_INSTRUCTIONS FOR THE TASK_:
Beginning with the first line of the data below, set down each line exactly through the line that contains "The rights-holders are".

[Opening INPUT DATA section]

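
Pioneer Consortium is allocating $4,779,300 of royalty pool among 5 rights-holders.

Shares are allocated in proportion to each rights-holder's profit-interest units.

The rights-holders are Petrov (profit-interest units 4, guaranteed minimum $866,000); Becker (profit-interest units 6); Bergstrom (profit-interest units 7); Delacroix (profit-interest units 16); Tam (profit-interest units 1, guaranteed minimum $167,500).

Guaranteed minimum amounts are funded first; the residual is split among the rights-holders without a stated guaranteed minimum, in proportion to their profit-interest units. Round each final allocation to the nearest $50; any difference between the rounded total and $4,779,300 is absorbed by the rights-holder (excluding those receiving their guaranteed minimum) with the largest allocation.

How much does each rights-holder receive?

Minimums first: Petrov $866,000; Tam $167,500. Balance $3,745,800.
Balance split over remaining profit-interest units 29: Becker 774,993.10 → $775,000; Bergstrom 904,158.62 → $904,150; Delacroix 2,066,648.28 → $2,066,650.

Petrov: $866,000 · Becker: $775,000 · Bergstrom: $904,150 · Delacroix: $2,066,650 · Tam: $167,500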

[Closing INPUT DATA section]

_SOLVED EXERCISE_:
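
Pioneer Consortium is allocating $4,779,300 of royalty pool among 5 rights-holders.

Shares are allocated in proportion to each rights-holder's profit-interest units.

The rights-holders are Petrov (profit-interest units 4, guaranteed minimum $866,000); Becker (profit-interest units 6); Bergstrom (profit-interest units 7); Delacroix (profit-interest units 16); Tam (profit-interest units 1, guaranteed minimum $167,500).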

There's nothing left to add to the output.